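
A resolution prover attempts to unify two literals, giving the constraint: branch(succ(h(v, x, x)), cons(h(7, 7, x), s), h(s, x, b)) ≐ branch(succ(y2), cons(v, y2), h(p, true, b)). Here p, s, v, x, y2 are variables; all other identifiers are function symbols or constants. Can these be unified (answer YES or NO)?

Decompose branch/3: succ(h(v, x, x)) ≐ succ(y2),  cons(h(7, 7, x), s) ≐ cons(v, y2),  h(s, x, b) ≐ h(p, true, b).
Decompose succ/1: h(v, x, x) ≐ y2.
Bind y2 := h(v, x, x); substituting into the one remaining equation that mentions y2 gives: cons(h(7, 7, x), s) ≐ cons(v, h(v, x, x)).
Decompose cons/2: h(7, 7, x) ≐ v,  s ≐ h(v, x, x).
Bind v := h(7, 7, x); substituting into the one remaining equation that mentions v gives: s ≐ h(h(7, 7, x), x, x). Substituting into the earlier binding gives y2 := h(h(7, 7, x), x, x).
Bind s := h(h(7, 7, x), x, x); substituting into the remaining equation gives: h(h(h(7, 7, x), x, x), x, b) ≐ h(p, true, b).
Decompose h/3: h(h(7, 7, x), x, x) ≐ p,  x ≐ true,  b ≐ b.
Bind p := h(h(7, 7, x), x, x); no other remaining equation mentions p.
Bind x := true; no other remaining equation mentions x. Substituting into the earlier bindings gives y2 := h(h(7, 7, true), true, true), v := h(7, 7, true), s := h(h(7, 7, true), true, true), p := h(h(7, 7, true), true, true).
Delete trivial equation b ≐ b.
No equations remain and no clash or occurs-check failure arose, so a unifier exists.

YES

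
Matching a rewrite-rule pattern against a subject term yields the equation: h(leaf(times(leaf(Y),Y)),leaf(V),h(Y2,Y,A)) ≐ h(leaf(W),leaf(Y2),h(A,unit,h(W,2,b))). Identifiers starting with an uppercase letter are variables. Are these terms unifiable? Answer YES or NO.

YES

Decompose h/3: leaf(times(leaf(Y),Y)) ≐ leaf(W),  leaf(V) ≐ leaf(Y2),  h(Y2,Y,A) ≐ h(A,unit,h(W,2,b)).
Decompose leaf/1: times(leaf(Y),Y) ≐ W.
Bind W := times(leaf(Y),Y); substituting into the one remaining equation that mentions W gives: h(Y2,Y,A) ≐ h(A,unit,h(times(leaf(Y),Y),2,b)).
Decompose leaf/1: V ≐ Y2.
Bind V := Y2; no other remaining equation mentions V.
Decompose h/3: Y2 ≐ A,  Y ≐ unit,  A ≐ h(times(leaf(Y),Y),2,b).
Bind Y2 := A; no other remaining equation mentions Y2. Substituting into the earlier binding gives V := A.
Bind Y := unit; substituting into the remaining equation gives: A ≐ h(times(leaf(unit),unit),2,b). Substituting into the earlier binding gives W := times(leaf(unit),unit).
Bind A := h(times(leaf(unit),unit),2,b). Substituting into the earlier bindings gives V := h(times(leaf(unit),unit),2,b), Y2 := h(times(leaf(unit),unit),2,b).
No equations remain and no clash or occurs-check failure arose, so a unifier exists.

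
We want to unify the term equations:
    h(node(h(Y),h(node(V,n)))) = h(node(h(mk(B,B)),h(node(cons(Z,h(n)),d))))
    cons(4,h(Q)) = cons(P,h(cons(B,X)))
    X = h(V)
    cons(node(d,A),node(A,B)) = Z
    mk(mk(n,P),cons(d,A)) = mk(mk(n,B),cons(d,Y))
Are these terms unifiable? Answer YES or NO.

Decompose h/1: node(h(Y),h(node(V,n))) = node(h(mk(B,B)),h(node(cons(Z,h(n)),d))).
Decompose node/2: h(Y) = h(mk(B,B)),  h(node(V,n)) = h(node(cons(Z,h(n)),d)).
Decompose h/1: Y = mk(B,B).
Bind Y := mk(B,B); substituting into the one remaining equation that mentions Y gives: mk(mk(n,P),cons(d,A)) = mk(mk(n,B),cons(d,mk(B,B))).
Decompose h/1: node(V,n) = node(cons(Z,h(n)),d).
Decompose node/2: V = cons(Z,h(n)),  n = d.
Bind V := cons(Z,h(n)); substituting into the one remaining equation that mentions V gives: X = h(cons(Z,h(n))).
Clash: constants n and d differ; no unifier exists.

NO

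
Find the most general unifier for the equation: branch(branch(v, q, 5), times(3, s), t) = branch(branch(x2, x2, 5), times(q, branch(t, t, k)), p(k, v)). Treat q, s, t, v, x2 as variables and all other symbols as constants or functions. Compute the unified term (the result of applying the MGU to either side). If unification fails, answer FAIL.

branch(branch(3, 3, 5), times(3, branch(p(k, 3), p(k, 3), k)), p(k, 3))

Decompose branch/3: branch(v, q, 5) = branch(x2, x2, 5),  times(3, s) = times(q, branch(t, t, k)),  t = p(k, v).
Decompose branch/3: v = x2,  q = x2,  5 = 5.
Bind v := x2; substituting into the one remaining equation that mentions v gives: t = p(k, x2).
Bind q := x2; substituting into the one remaining equation that mentions q gives: times(3, s) = times(x2, branch(t, t, k)).
Delete trivial equation 5 = 5.
Decompose times/2: 3 = x2,  s = branch(t, t, k).
Bind x2 := 3; substituting into the one remaining equation that mentions x2 gives: t = p(k, 3). Substituting into the earlier bindings gives v := 3, q := 3.
Bind s := branch(t, t, k); no other remaining equation mentions s.
Bind t := p(k, 3). Substituting into the earlier binding gives s := branch(p(k, 3), p(k, 3), k).
Applying the MGU to either side gives branch(branch(3, 3, 5), times(3, branch(p(k, 3), p(k, 3), k)), p(k, 3)).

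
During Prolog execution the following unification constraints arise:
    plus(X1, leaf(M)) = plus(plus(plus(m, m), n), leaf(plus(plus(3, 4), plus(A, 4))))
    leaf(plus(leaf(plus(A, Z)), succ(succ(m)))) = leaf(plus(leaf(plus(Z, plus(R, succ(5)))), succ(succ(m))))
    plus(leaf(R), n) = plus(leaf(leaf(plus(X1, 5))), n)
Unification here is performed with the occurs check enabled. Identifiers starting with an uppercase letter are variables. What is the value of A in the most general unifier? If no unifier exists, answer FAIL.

plus(leaf(plus(plus(plus(m, m), n), 5)), succ(5))

Decompose plus/2: X1 = plus(plus(m, m), n),  leaf(M) = leaf(plus(plus(3, 4), plus(A, 4))).
Bind X1 := plus(plus(m, m), n); substituting into the one remaining equation that mentions X1 gives: plus(leaf(R), n) = plus(leaf(leaf(plus(plus(plus(m, m), n), 5))), n).
Decompose leaf/1: M = plus(plus(3, 4), plus(A, 4)).
Bind M := plus(plus(3, 4), plus(A, 4)); no other remaining equation mentions M.
Decompose leaf/1: plus(leaf(plus(A, Z)), succ(succ(m))) = plus(leaf(plus(Z, plus(R, succ(5)))), succ(succ(m))).
Decompose plus/2: leaf(plus(A, Z)) = leaf(plus(Z, plus(R, succ(5)))),  succ(succ(m)) = succ(succ(m)).
Decompose leaf/1: plus(A, Z) = plus(Z, plus(R, succ(5))).
Decompose plus/2: A = Z,  Z = plus(R, succ(5)).
Bind A := Z; no other remaining equation mentions A. Substituting into the earlier binding gives M := plus(plus(3, 4), plus(Z, 4)).
Bind Z := plus(R, succ(5)); no other remaining equation mentions Z. Substituting into the earlier bindings gives M := plus(plus(3, 4), plus(plus(R, succ(5)), 4)), A := plus(R, succ(5)).
Delete trivial equation succ(succ(m)) = succ(succ(m)).
Decompose plus/2: leaf(R) = leaf(leaf(plus(plus(plus(m, m), n), 5))),  n = n.
Decompose leaf/1: R = leaf(plus(plus(plus(m, m), n), 5)).
Bind R := leaf(plus(plus(plus(m, m), n), 5)); no other remaining equation mentions R. Substituting into the earlier bindings gives M := plus(plus(3, 4), plus(plus(leaf(plus(plus(plus(m, m), n), 5)), succ(5)), 4)), A := plus(leaf(plus(plus(plus(m, m), n), 5)), succ(5)), Z := plus(leaf(plus(plus(plus(m, m), n), 5)), succ(5)).
Delete trivial equation n = n.
MGU = { X1 -> plus(plus(m, m), n), M -> plus(plus(3, 4), plus(plus(leaf(plus(plus(plus(m, m), n), 5)), succ(5)), 4)), A -> plus(leaf(plus(plus(plus(m, m), n), 5)), succ(5)), Z -> plus(leaf(plus(plus(plus(m, m), n), 5)), succ(5)), R -> leaf(plus(plus(plus(m, m), n), 5)) }, so A -> plus(leaf(plus(plus(plus(m, m), n), 5)), succ(5)).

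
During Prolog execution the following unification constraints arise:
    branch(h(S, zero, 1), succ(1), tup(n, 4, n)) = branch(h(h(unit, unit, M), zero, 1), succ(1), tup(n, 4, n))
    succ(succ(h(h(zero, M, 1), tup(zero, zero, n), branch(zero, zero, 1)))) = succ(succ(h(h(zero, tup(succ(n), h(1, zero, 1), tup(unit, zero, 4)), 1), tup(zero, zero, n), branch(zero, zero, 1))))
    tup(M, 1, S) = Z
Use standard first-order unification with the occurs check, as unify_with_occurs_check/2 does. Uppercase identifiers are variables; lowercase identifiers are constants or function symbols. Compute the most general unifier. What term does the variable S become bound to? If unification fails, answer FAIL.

h(unit, unit, tup(succ(n), h(1, zero, 1), tup(unit, zero, 4)))

Decompose branch/3: h(S, zero, 1) = h(h(unit, unit, M), zero, 1),  succ(1) = succ(1),  tup(n, 4, n) = tup(n, 4, n).
Decompose h/3: S = h(unit, unit, M),  zero = zero,  1 = 1.
Bind S := h(unit, unit, M); substituting into the one remaining equation that mentions S gives: tup(M, 1, h(unit, unit, M)) = Z.
Delete trivial equation zero = zero.
Delete trivial equation 1 = 1.
Delete trivial equation succ(1) = succ(1).
Delete trivial equation tup(n, 4, n) = tup(n, 4, n).
Decompose succ/1: succ(h(h(zero, M, 1), tup(zero, zero, n), branch(zero, zero, 1))) = succ(h(h(zero, tup(succ(n), h(1, zero, 1), tup(unit, zero, 4)), 1), tup(zero, zero, n), branch(zero, zero, 1))).
Decompose succ/1: h(h(zero, M, 1), tup(zero, zero, n), branch(zero, zero, 1)) = h(h(zero, tup(succ(n), h(1, zero, 1), tup(unit, zero, 4)), 1), tup(zero, zero, n), branch(zero, zero, 1)).
Decompose h/3: h(zero, M, 1) = h(zero, tup(succ(n), h(1, zero, 1), tup(unit, zero, 4)), 1),  tup(zero, zero, n) = tup(zero, zero, n),  branch(zero, zero, 1) = branch(zero, zero, 1).
Decompose h/3: zero = zero,  M = tup(succ(n), h(1, zero, 1), tup(unit, zero, 4)),  1 = 1.
Delete trivial equation zero = zero.
Bind M := tup(succ(n), h(1, zero, 1), tup(unit, zero, 4)); substituting into the one remaining equation that mentions M gives: tup(tup(succ(n), h(1, zero, 1), tup(unit, zero, 4)), 1, h(unit, unit, tup(succ(n), h(1, zero, 1), tup(unit, zero, 4)))) = Z. Substituting into the earlier binding gives S := h(unit, unit, tup(succ(n), h(1, zero, 1), tup(unit, zero, 4))).
Delete trivial equation 1 = 1.
Delete trivial equation tup(zero, zero, n) = tup(zero, zero, n).
Delete trivial equation branch(zero, zero, 1) = branch(zero, zero, 1).
Bind Z := tup(tup(succ(n), h(1, zero, 1), tup(unit, zero, 4)), 1, h(unit, unit, tup(succ(n), h(1, zero, 1), tup(unit, zero, 4)))).
MGU = { S ↦ h(unit, unit, tup(succ(n), h(1, zero, 1), tup(unit, zero, 4))), M ↦ tup(succ(n), h(1, zero, 1), tup(unit, zero, 4)), Z ↦ tup(tup(succ(n), h(1, zero, 1), tup(unit, zero, 4)), 1, h(unit, unit, tup(succ(n), h(1, zero, 1), tup(unit, zero, 4)))) }, so S ↦ h(unit, unit, tup(succ(n), h(1, zero, 1), tup(unit, zero, 4))).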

# TASK OBJECTIVE:
Print the lines above from the one with "4)), 1), tup(zero, zero, n), branch(zero, zero, 1))))" through the one with "tup(M, 1, S) = Z", both included, exactly as written and nothing more.

# YOUR RESPONSE:
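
    succ(succ(h(h(zero, M, 1), tup(zero, zero, n), branch(zero, zero, 1)))) = succ(succ(h(h(zero, tup(succ(n), h(1, zero, 1), tup(unit, zero, 4)), 1), tup(zero, zero, n), branch(zero, zero, 1))))
    tup(M, 1, S) = Z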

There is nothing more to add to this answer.